Work item: From the line with "Reason from electron count and nuclear charge. A" through the line with "Zr4+ < Ti4+ < Y3+ < Sr2+ < Rb+", repeat the entries verbatim, both end lines included, and add nothing.

★ ★ ★ ★

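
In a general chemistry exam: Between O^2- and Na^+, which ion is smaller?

Na^+

Each ion has 10 electrons. The ranking follows nuclear charge in reverse — greater Z gives a smaller radius. Na^+ (Z=11), O^2- (Z=8).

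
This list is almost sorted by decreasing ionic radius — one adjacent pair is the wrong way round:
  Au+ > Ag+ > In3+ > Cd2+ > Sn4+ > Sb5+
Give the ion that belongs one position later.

Scanning neighbour by neighbour, only In3+/Cd2+ violates a trend: In3+ and Cd2+ share 46 electrons; the higher nuclear charge on In (Z=49) contracts it more, so In3+ < Cd2+. That makes In3+ the one sitting a position early relative to where it belongs.

In3+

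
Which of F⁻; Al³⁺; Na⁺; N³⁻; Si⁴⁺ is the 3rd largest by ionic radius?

Na⁺

Each ion has 10 electrons. The ranking follows nuclear charge in reverse — greater Z gives a smaller radius. Si⁴⁺ (Z=14), Al³⁺ (Z=13), Na⁺ (Z=11), F⁻ (Z=9), N³⁻ (Z=7).
Full ascending order: Si⁴⁺ < Al³⁺ < Na⁺ < F⁻ < N³⁻. Counting from the largest, position 3 is Na⁺.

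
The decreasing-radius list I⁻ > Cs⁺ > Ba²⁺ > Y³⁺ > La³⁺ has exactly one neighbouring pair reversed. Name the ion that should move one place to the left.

La³⁺

Scanning neighbour by neighbour, only Y³⁺/La³⁺ violates a trend: same group and charge — period 5 sits above period 6, so Y³⁺ is smaller. That makes La³⁺ the one sitting a position late relative to where it belongs.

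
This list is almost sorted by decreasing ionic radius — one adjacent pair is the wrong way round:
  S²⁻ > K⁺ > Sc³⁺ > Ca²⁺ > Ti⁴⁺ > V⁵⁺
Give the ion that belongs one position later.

Scanning neighbour by neighbour, only Sc³⁺/Ca²⁺ violates a trend: they are isoelectronic (18 e⁻) and Sc has more protons than Ca (21 vs 20), making Sc³⁺ smaller. That makes Sc³⁺ the one sitting a position early relative to where it belongs.

Sc³⁺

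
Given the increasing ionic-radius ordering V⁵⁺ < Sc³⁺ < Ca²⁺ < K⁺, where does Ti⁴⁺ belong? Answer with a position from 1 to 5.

2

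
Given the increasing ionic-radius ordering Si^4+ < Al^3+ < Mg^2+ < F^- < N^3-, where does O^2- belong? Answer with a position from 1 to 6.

5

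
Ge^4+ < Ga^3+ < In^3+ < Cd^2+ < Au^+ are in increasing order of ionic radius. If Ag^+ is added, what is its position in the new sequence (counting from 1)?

First list Z and electron count for each: Ge^4+ has 28 e⁻ (Z=32), Ga^3+ has 28 e⁻ (Z=31), In^3+ has 46 e⁻ (Z=49), Cd^2+ has 46 e⁻ (Z=48), Ag^+ has 46 e⁻ (Z=47), Au^+ has 78 e⁻ (Z=79). Ge^4+ < Ga^3+ (both 28 e⁻, Z=32>31); Ga^3+ < In^3+ (same group, period 4 vs 5); In^3+ < Cd^2+ (both 46 e⁻, Z=49>48); Cd^2+ < Ag^+ (both 46 e⁻, Z=48>47); Ag^+ < Au^+ (same group, 1 shell fewer).
Merged order: Ge^4+ < Ga^3+ < In^3+ < Cd^2+ < Ag^+ < Au^+ — Ag^+ is number 5.

5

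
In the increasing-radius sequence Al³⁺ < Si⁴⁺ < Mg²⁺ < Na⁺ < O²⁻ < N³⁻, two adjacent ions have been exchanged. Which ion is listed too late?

Check each adjacent pair. Al³⁺ and Si⁴⁺ are reversed: Si⁴⁺ and Al³⁺ share 10 electrons; the higher nuclear charge on Si (Z=14) contracts it more, so Si⁴⁺ < Al³⁺. No other neighbouring pair contradicts the periodic trends, so Si⁴⁺ is the ion listed too late.

Si⁴⁺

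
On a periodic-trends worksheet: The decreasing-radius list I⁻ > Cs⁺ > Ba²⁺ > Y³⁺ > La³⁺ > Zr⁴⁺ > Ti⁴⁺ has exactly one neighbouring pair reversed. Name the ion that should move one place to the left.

The pair Y³⁺, La³⁺ is the wrong way round — same group and charge — period 5 sits above period 6, so Y³⁺ is smaller. All other adjacent pairs agree with periodic trends, so La³⁺ is the misplaced ion.

La³⁺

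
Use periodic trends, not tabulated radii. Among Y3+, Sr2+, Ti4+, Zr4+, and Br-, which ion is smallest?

Ti4+

Tabulating Z and e⁻: Ti4+ (Z=22, 18 e⁻), Zr4+ (Z=40, 36 e⁻), Y3+ (Z=39, 36 e⁻), Sr2+ (Z=38, 36 e⁻), Br- (Z=35, 36 e⁻). Ti4+ < Zr4+ (same group, 1 shell fewer); Zr4+ < Y3+ (both 36 e⁻, Z=40>39); Y3+ < Sr2+ (both 36 e⁻, Z=39>38); Sr2+ < Br- (isoelectronic, higher Z=38 is smaller).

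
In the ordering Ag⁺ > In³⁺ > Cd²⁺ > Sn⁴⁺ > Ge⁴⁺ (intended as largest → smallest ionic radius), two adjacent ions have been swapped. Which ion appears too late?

Check each adjacent pair. In³⁺ and Cd²⁺ are reversed: In³⁺ and Cd²⁺ share 46 electrons; the higher nuclear charge on In (Z=49) contracts it more, so In³⁺ < Cd²⁺. No other neighbouring pair contradicts the periodic trends, so Cd²⁺ is the ion listed too late.

Cd²⁺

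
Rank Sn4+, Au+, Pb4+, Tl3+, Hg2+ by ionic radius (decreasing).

Work out protons and electrons: Sn4+: 46 e⁻, Z=50, Pb4+: 78 e⁻, Z=82, Tl3+: 78 e⁻, Z=81, Hg2+: 78 e⁻, Z=80, Au+: 78 e⁻, Z=79. Sn4+ < Pb4+ (same group, period 5 vs 6); Pb4+ < Tl3+ (isoelectronic, higher Z=82 is smaller); Tl3+ < Hg2+ (both 78 e⁻, Z=81>80); Hg2+ < Au+ (isoelectronic, higher Z=80 is smaller).

Au+ > Hg2+ > Tl3+ > Pb4+ > Sn4+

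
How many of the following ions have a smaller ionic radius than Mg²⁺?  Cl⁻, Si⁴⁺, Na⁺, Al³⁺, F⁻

2

Work out protons and electrons: Si⁴⁺: 10 e⁻, Z=14, Al³⁺: 10 e⁻, Z=13, Mg²⁺: 10 e⁻, Z=12, Na⁺: 10 e⁻, Z=11, F⁻: 10 e⁻, Z=9, Cl⁻: 18 e⁻, Z=17. Si⁴⁺ < Al³⁺ (both 10 e⁻, Z=14>13); Al³⁺ < Mg²⁺ (isoelectronic, higher Z=13 is smaller); Mg²⁺ < Na⁺ (isoelectronic, higher Z=12 is smaller); Na⁺ < F⁻ (isoelectronic, higher Z=11 is smaller); F⁻ < Cl⁻ (same group, period 2 vs 3).
Ordering all of them (including Mg²⁺) by radius gives Si⁴⁺ < Al³⁺ < Mg²⁺ < Na⁺ < F⁻ < Cl⁻. So 2 are smaller.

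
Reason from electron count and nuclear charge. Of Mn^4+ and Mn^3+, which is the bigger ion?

For a single element, ionic radius drops as positive charge rises — Mn^4+ < Mn^3+.

Mn^3+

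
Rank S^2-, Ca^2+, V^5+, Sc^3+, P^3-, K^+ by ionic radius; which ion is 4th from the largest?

Ca^2+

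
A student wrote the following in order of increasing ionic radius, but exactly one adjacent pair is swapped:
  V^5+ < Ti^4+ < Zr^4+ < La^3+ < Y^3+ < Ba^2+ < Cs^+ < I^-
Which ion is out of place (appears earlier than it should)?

The pair La^3+, Y^3+ is the wrong way round — both in group 3 with the same charge; Y^3+ (period 5) has the smaller radius. All other adjacent pairs agree with periodic trends, so La^3+ is the misplaced ion.

La^3+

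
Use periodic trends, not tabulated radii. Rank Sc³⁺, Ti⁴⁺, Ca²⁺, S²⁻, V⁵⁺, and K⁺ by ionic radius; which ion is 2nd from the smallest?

Each ion has 18 electrons. The ranking follows nuclear charge in reverse — greater Z gives a smaller radius. V⁵⁺ (Z=23), Ti⁴⁺ (Z=22), Sc³⁺ (Z=21), Ca²⁺ (Z=20), K⁺ (Z=19), S²⁻ (Z=16).
Full ascending order: V⁵⁺ < Ti⁴⁺ < Sc³⁺ < Ca²⁺ < K⁺ < S²⁻. Counting from the smallest, position 2 is Ti⁴⁺.

Ti⁴⁺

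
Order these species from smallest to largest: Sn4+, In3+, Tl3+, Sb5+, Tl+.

Sb5+ < Sn4+ < In3+ < Tl3+ < Tl+

Sb5+ (Z=51, 46 e⁻), Sn4+ (Z=50, 46 e⁻), In3+ (Z=49, 46 e⁻), Tl3+ (Z=81, 78 e⁻), Tl+ (Z=81, 80 e⁻). Sb5+ < Sn4+ (isoelectronic, higher Z=51 is smaller); Sn4+ < In3+ (both 46 e⁻, Z=50>49); In3+ < Tl3+ (same group, period 5 vs 6); Tl3+ < Tl+ (higher charge on the same element).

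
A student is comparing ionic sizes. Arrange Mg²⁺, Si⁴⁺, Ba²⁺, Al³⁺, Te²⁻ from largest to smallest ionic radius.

Si⁴⁺: 10 e⁻, Z=14, Al³⁺: 10 e⁻, Z=13, Mg²⁺: 10 e⁻, Z=12, Ba²⁺: 54 e⁻, Z=56, Te²⁻: 54 e⁻, Z=52. Si⁴⁺ < Al³⁺ (both 10 e⁻, Z=14>13); Al³⁺ < Mg²⁺ (isoelectronic, higher Z=13 is smaller); Mg²⁺ < Ba²⁺ (same group, 3 shells fewer); Ba²⁺ < Te²⁻ (isoelectronic, higher Z=56 is smaller).

Te²⁻ > Ba²⁺ > Mg²⁺ > Al³⁺ > Si⁴⁺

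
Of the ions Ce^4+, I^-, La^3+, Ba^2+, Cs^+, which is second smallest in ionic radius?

La^3+

These species are isoelectronic with 54 electrons. The only difference is the number of protons: Ce^4+ (Z=58), La^3+ (Z=57), Ba^2+ (Z=56), Cs^+ (Z=55), I^- (Z=53). The strongest nuclear pull (Ce^4+) gives the smallest ion.
Full ascending order: Ce^4+ < La^3+ < Ba^2+ < Cs^+ < I^-. Counting from the smallest, position 2 is La^3+.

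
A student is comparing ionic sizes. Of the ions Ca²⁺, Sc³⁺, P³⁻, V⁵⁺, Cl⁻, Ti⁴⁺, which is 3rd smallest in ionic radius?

Sc³⁺

Isoelectronic series (18 e⁻ each). Size is set by nuclear charge: more protons means a smaller ion. V⁵⁺ (Z=23), Ti⁴⁺ (Z=22), Sc³⁺ (Z=21), Ca²⁺ (Z=20), Cl⁻ (Z=17), P³⁻ (Z=15).
Full ascending order: V⁵⁺ < Ti⁴⁺ < Sc³⁺ < Ca²⁺ < Cl⁻ < P³⁻. Counting from the smallest, position 3 is Sc³⁺.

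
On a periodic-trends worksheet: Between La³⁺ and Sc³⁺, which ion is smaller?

Same group, same charge. Going down the group adds an extra shell of electrons, so the ion gets larger: Sc³⁺ is highest in the group and smallest.

Sc³⁺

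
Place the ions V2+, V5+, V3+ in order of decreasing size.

These are all V ions. Removing more electrons (higher positive charge) pulls the remaining electrons in closer, so V5+ is smallest and V2+ is largest.

V2+ > V3+ > V5+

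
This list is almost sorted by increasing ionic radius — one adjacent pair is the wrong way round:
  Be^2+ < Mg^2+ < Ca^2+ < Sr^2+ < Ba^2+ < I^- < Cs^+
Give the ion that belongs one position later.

Check each adjacent pair. I^- and Cs^+ are reversed: they are isoelectronic (54 e⁻) and Cs has more protons than I (55 vs 53), making Cs^+ smaller. No other neighbouring pair contradicts the periodic trends, so I^- is the ion listed too early.

I^-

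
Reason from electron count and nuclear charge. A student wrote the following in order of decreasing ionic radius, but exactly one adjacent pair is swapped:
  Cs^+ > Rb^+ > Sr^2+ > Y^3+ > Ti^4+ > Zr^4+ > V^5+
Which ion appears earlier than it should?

Scanning neighbour by neighbour, only Ti^4+/Zr^4+ violates a trend: Ti^4+ and Zr^4+ are in one column with the same charge; the lighter period-4 ion has one fewer shell and is smaller. That makes Ti^4+ the one sitting a position early relative to where it belongs.

Ti^4+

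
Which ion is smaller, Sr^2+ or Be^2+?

These ions sit in one column with identical charge. Each step down the periodic table adds a principal shell, increasing the radius.

Be^2+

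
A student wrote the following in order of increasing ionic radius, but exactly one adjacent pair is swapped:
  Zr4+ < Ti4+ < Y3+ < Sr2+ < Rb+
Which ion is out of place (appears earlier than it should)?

Zr4+

Compare adjacent ions: both in group 4 with the same charge; Ti4+ (period 4) has the smaller radius — yet in this increasing list Zr4+ sits before Ti4+. Nothing else is reversed, so Zr4+ should move one place to the right.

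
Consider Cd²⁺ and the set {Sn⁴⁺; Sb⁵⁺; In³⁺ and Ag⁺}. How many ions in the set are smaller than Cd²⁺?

3

These species are isoelectronic with 46 electrons. The only difference is the number of protons: Sb⁵⁺ (Z=51), Sn⁴⁺ (Z=50), In³⁺ (Z=49), Cd²⁺ (Z=48), Ag⁺ (Z=47). The strongest nuclear pull (Sb⁵⁺) gives the smallest ion.
Placing each against Cd²⁺: smaller — Sb⁵⁺, Sn⁴⁺, In³⁺; larger — Ag⁺. Count: 3.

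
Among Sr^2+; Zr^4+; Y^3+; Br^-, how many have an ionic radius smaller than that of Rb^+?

Isoelectronic series (36 e⁻ each). Size is set by nuclear charge: more protons means a smaller ion. Zr^4+ (Z=40), Y^3+ (Z=39), Sr^2+ (Z=38), Rb^+ (Z=37), Br^- (Z=35).
Relative to Rb^+, the ions that are smaller are Zr^4+, Y^3+, Sr^2+. That's 3.

3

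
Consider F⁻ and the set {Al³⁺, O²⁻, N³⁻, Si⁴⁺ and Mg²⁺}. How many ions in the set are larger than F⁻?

All of these have 10 electrons (isoelectronic). With the same electron cloud, the ion with the most protons pulls it in tightest. Nuclear charges: Si⁴⁺ (Z=14), Al³⁺ (Z=13), Mg²⁺ (Z=12), F⁻ (Z=9), O²⁻ (Z=8), N³⁻ (Z=7). Highest Z is smallest.
Placing each against F⁻: smaller — Si⁴⁺, Al³⁺, Mg²⁺; larger — O²⁻, N³⁻. So 2 are larger.

2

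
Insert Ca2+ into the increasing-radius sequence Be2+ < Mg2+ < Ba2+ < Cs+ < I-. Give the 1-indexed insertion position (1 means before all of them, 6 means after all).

3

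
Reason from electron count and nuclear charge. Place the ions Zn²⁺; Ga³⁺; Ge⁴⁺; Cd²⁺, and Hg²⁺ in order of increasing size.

Ge⁴⁺ < Ga³⁺ < Zn²⁺ < Cd²⁺ < Hg²⁺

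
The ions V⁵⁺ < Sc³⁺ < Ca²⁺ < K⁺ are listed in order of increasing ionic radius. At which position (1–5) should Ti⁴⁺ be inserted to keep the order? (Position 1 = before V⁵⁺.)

2

These species are isoelectronic with 18 electrons. The only difference is the number of protons: V⁵⁺ (Z=23), Ti⁴⁺ (Z=22), Sc³⁺ (Z=21), Ca²⁺ (Z=20), K⁺ (Z=19). The strongest nuclear pull (V⁵⁺) gives the smallest ion.
With Ti⁴⁺ included the full order is V⁵⁺ < Ti⁴⁺ < Sc³⁺ < Ca²⁺ < K⁺, so it takes position 2.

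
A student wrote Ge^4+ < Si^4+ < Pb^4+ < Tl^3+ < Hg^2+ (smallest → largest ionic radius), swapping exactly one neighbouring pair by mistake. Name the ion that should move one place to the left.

Compare adjacent ions: both in group 14 with the same charge; Si^4+ (period 3) has the smaller radius — yet in this increasing list Ge^4+ sits before Si^4+. Nothing else is reversed, so Si^4+ should move one place to the left.

Si^4+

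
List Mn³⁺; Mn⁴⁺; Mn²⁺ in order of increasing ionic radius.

For a single element, ionic radius drops as positive charge rises — Mn⁴⁺ < Mn²⁺.

Mn⁴⁺ < Mn³⁺ < Mn²⁺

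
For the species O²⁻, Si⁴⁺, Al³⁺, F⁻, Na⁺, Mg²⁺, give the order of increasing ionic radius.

All of these have 10 electrons (isoelectronic). With the same electron cloud, the ion with the most protons pulls it in tightest. Nuclear charges: Si⁴⁺ (Z=14), Al³⁺ (Z=13), Mg²⁺ (Z=12), Na⁺ (Z=11), F⁻ (Z=9), O²⁻ (Z=8). Highest Z is smallest.

Si⁴⁺ < Al³⁺ < Mg²⁺ < Na⁺ < F⁻ < O²⁻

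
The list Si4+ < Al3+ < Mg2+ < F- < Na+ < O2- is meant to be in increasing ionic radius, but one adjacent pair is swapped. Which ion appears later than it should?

Check each adjacent pair. F- and Na+ are reversed: both have 10 electrons but Z(Na)=11 > Z(F)=9, so Na+ should be the smaller of the two. No other neighbouring pair contradicts the periodic trends, so Na+ is the ion listed too late.

Na+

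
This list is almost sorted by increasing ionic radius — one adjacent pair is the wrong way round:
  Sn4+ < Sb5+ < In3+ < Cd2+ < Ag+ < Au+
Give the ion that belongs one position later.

The pair Sn4+, Sb5+ is the wrong way round — both have 46 electrons but Z(Sb)=51 > Z(Sn)=50, so Sb5+ should be the smaller of the two. All other adjacent pairs agree with periodic trends, so Sn4+ is the misplaced ion.

Sn4+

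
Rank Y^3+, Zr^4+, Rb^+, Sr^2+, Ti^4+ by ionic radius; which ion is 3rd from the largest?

Tabulating Z and e⁻: Ti^4+ has 18 e⁻ (Z=22), Zr^4+ has 36 e⁻ (Z=40), Y^3+ has 36 e⁻ (Z=39), Sr^2+ has 36 e⁻ (Z=38), Rb^+ has 36 e⁻ (Z=37). Ti^4+ < Zr^4+ (same group, 1 shell fewer); Zr^4+ < Y^3+ (both 36 e⁻, Z=40>39); Y^3+ < Sr^2+ (isoelectronic, higher Z=39 is smaller); Sr^2+ < Rb^+ (both 36 e⁻, Z=38>37).
Full ascending order: Ti^4+ < Zr^4+ < Y^3+ < Sr^2+ < Rb^+. Counting from the largest, position 3 is Y^3+.

Y^3+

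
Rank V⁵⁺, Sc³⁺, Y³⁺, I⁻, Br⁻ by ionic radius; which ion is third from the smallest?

Y³⁺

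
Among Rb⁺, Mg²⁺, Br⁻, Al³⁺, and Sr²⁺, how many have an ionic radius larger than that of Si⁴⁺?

Work out protons and electrons: Si⁴⁺ has 10 e⁻ (Z=14), Al³⁺ has 10 e⁻ (Z=13), Mg²⁺ has 10 e⁻ (Z=12), Sr²⁺ has 36 e⁻ (Z=38), Rb⁺ has 36 e⁻ (Z=37), Br⁻ has 36 e⁻ (Z=35). Si⁴⁺ < Al³⁺ (both 10 e⁻, Z=14>13); Al³⁺ < Mg²⁺ (both 10 e⁻, Z=13>12); Mg²⁺ < Sr²⁺ (same group, period 3 vs 5); Sr²⁺ < Rb⁺ (both 36 e⁻, Z=38>37); Rb⁺ < Br⁻ (both 36 e⁻, Z=37>35).
Overall: Si⁴⁺ < Al³⁺ < Mg²⁺ < Sr²⁺ < Rb⁺ < Br⁻. Si⁴⁺ has 0 below it and 5 above. Count: 5.

5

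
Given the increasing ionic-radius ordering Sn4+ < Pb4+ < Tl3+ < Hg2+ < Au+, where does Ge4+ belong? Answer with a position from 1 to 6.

1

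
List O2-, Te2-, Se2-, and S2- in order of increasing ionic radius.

Same group, same charge. Going down the group adds an extra shell of electrons, so the ion gets larger: O2- is highest in the group and smallest.

O2- < S2- < Se2- < Te2-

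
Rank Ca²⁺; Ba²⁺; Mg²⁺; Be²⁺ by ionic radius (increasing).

Same group, same charge. Going down the group adds an extra shell of electrons, so the ion gets larger: Be²⁺ is highest in the group and smallest.

Be²⁺ < Mg²⁺ < Ca²⁺ < Ba²⁺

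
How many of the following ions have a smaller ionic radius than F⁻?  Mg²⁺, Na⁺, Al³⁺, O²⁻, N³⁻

Isoelectronic series (10 e⁻ each). Size is set by nuclear charge: more protons means a smaller ion. Al³⁺ (Z=13), Mg²⁺ (Z=12), Na⁺ (Z=11), F⁻ (Z=9), O²⁻ (Z=8), N³⁻ (Z=7).
Overall: Al³⁺ < Mg²⁺ < Na⁺ < F⁻ < O²⁻ < N³⁻. F⁻ has 3 below it and 2 above. That's 3.

3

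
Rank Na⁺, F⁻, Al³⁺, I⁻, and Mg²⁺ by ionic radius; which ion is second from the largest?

F⁻

Tabulating Z and e⁻: Al³⁺ has 10 e⁻ (Z=13), Mg²⁺ has 10 e⁻ (Z=12), Na⁺ has 10 e⁻ (Z=11), F⁻ has 10 e⁻ (Z=9), I⁻ has 54 e⁻ (Z=53). Al³⁺ < Mg²⁺ (isoelectronic, higher Z=13 is smaller); Mg²⁺ < Na⁺ (isoelectronic, higher Z=12 is smaller); Na⁺ < F⁻ (isoelectronic, higher Z=11 is smaller); F⁻ < I⁻ (same group, 3 shells fewer).
That gives Al³⁺ < Mg²⁺ < Na⁺ < F⁻ < I⁻. From the largest end, number 2 is F⁻.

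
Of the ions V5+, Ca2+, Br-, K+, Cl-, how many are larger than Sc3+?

First list Z and electron count for each: V5+ (Z=23, 18 e⁻), Sc3+ (Z=21, 18 e⁻), Ca2+ (Z=20, 18 e⁻), K+ (Z=19, 18 e⁻), Cl- (Z=17, 18 e⁻), Br- (Z=35, 36 e⁻). V5+ < Sc3+ (both 18 e⁻, Z=23>21); Sc3+ < Ca2+ (isoelectronic, higher Z=21 is smaller); Ca2+ < K+ (both 18 e⁻, Z=20>19); K+ < Cl- (isoelectronic, higher Z=19 is smaller); Cl- < Br- (same group, period 3 vs 4).
Ordering all of them (including Sc3+) by radius gives V5+ < Sc3+ < Ca2+ < K+ < Cl- < Br-. So 4 are larger.

4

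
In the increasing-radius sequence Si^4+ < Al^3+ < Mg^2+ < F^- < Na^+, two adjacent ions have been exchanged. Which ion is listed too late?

Na^+

The pair F^-, Na^+ is the wrong way round — they are isoelectronic (10 e⁻) and Na has more protons than F (11 vs 9), making Na^+ smaller. All other adjacent pairs agree with periodic trends, so Na^+ is the misplaced ion.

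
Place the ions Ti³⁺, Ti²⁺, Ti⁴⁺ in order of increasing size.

Ti⁴⁺ < Ti³⁺ < Ti²⁺

Same element, different charge: the more highly charged cation has fewer electrons and a greater effective nuclear charge per electron, making Ti⁴⁺ the smallest.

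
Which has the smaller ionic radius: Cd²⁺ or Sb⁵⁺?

These species are isoelectronic with 46 electrons. The only difference is the number of protons: Sb⁵⁺ (Z=51), Cd²⁺ (Z=48). The strongest nuclear pull (Sb⁵⁺) gives the smallest ion.

Sb⁵⁺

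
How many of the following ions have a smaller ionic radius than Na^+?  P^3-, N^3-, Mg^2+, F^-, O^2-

1

Mg^2+: 10 e⁻, Z=12, Na^+: 10 e⁻, Z=11, F^-: 10 e⁻, Z=9, O^2-: 10 e⁻, Z=8, N^3-: 10 e⁻, Z=7, P^3-: 18 e⁻, Z=15. Mg^2+ < Na^+ (both 10 e⁻, Z=12>11); Na^+ < F^- (both 10 e⁻, Z=11>9); F^- < O^2- (isoelectronic, higher Z=9 is smaller); O^2- < N^3- (both 10 e⁻, Z=8>7); N^3- < P^3- (same group, period 2 vs 3).
Ordering all of them (including Na^+) by radius gives Mg^2+ < Na^+ < F^- < O^2- < N^3- < P^3-. That's 1.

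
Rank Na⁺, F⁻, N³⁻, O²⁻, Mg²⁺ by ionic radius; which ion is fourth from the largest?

Each ion has 10 electrons. The ranking follows nuclear charge in reverse — greater Z gives a smaller radius. Mg²⁺ (Z=12), Na⁺ (Z=11), F⁻ (Z=9), O²⁻ (Z=8), N³⁻ (Z=7).
Full ascending order: Mg²⁺ < Na⁺ < F⁻ < O²⁻ < N³⁻. Counting from the largest, position 4 is Na⁺.

Na⁺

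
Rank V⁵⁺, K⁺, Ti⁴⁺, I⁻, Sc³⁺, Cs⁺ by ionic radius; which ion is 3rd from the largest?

K⁺

V⁵⁺: 18 e⁻, Z=23, Ti⁴⁺: 18 e⁻, Z=22, Sc³⁺: 18 e⁻, Z=21, K⁺: 18 e⁻, Z=19, Cs⁺: 54 e⁻, Z=55, I⁻: 54 e⁻, Z=53. V⁵⁺ < Ti⁴⁺ (both 18 e⁻, Z=23>22); Ti⁴⁺ < Sc³⁺ (both 18 e⁻, Z=22>21); Sc³⁺ < K⁺ (both 18 e⁻, Z=21>19); K⁺ < Cs⁺ (same group, period 4 vs 6); Cs⁺ < I⁻ (both 54 e⁻, Z=55>53).
Ordering: V⁵⁺ < Ti⁴⁺ < Sc³⁺ < K⁺ < Cs⁺ < I⁻. The 3rd largest is K⁺.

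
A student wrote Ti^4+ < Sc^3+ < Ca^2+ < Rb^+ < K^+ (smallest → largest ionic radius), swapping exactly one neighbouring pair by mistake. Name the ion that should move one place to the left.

The pair Rb^+, K^+ is the wrong way round — both in group 1 with the same charge; K^+ (period 4) has the smaller radius. All other adjacent pairs agree with periodic trends, so K^+ is the misplaced ion.

K^+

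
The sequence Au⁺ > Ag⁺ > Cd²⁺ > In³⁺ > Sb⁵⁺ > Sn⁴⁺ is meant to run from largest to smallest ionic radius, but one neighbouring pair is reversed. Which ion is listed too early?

The pair Sb⁵⁺, Sn⁴⁺ is the wrong way round — both have 46 electrons but Z(Sb)=51 > Z(Sn)=50, so Sb⁵⁺ should be the smaller of the two. All other adjacent pairs agree with periodic trends, so Sb⁵⁺ is the misplaced ion.

Sb⁵⁺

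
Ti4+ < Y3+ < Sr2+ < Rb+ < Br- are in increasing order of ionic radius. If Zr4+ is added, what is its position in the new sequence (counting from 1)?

2

Electron counts and nuclear charges: Ti4+ (Z=22, 18 e⁻), Zr4+ (Z=40, 36 e⁻), Y3+ (Z=39, 36 e⁻), Sr2+ (Z=38, 36 e⁻), Rb+ (Z=37, 36 e⁻), Br- (Z=35, 36 e⁻). Ti4+ < Zr4+ (same group, period 4 vs 5); Zr4+ < Y3+ (both 36 e⁻, Z=40>39); Y3+ < Sr2+ (both 36 e⁻, Z=39>38); Sr2+ < Rb+ (both 36 e⁻, Z=38>37); Rb+ < Br- (isoelectronic, higher Z=37 is smaller).
The complete sequence is Ti4+ < Zr4+ < Y3+ < Sr2+ < Rb+ < Br-. Zr4+ sits at position 2.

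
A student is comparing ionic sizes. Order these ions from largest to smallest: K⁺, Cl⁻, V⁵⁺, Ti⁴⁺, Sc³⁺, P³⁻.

P³⁻ > Cl⁻ > K⁺ > Sc³⁺ > Ti⁴⁺ > V⁵⁺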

★ ★ ★ ★

Answer space:
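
Reason from electron count and nuclear charge. A student wrote the following in order of decreasing ionic radius, but exactly one adjacent pair is swapped:
  Cs^+ > Rb^+ > Sr^2+ > Y^3+ > Ti^4+ > Zr^4+ > V^5+
Which ion appears earlier than it should?

Scanning neighbour by neighbour, only Ti^4+/Zr^4+ violates a trend: Ti^4+ and Zr^4+ are in one column with the same charge; the lighter period-4 ion has one fewer shell and is smaller. That makes Ti^4+ the one sitting a position early relative to where it belongs.

Ti^4+

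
Which ion is smaller, Sr^2+ or Be^2+?

These ions sit in one column with identical charge. Each step down the periodic table adds a principal shell, increasing the radius.

Be^2+

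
A student wrote the following in order of increasing ionic radius, but exactly one adjacent pair is swapped:
  Zr4+ < Ti4+ < Y3+ < Sr2+ < Rb+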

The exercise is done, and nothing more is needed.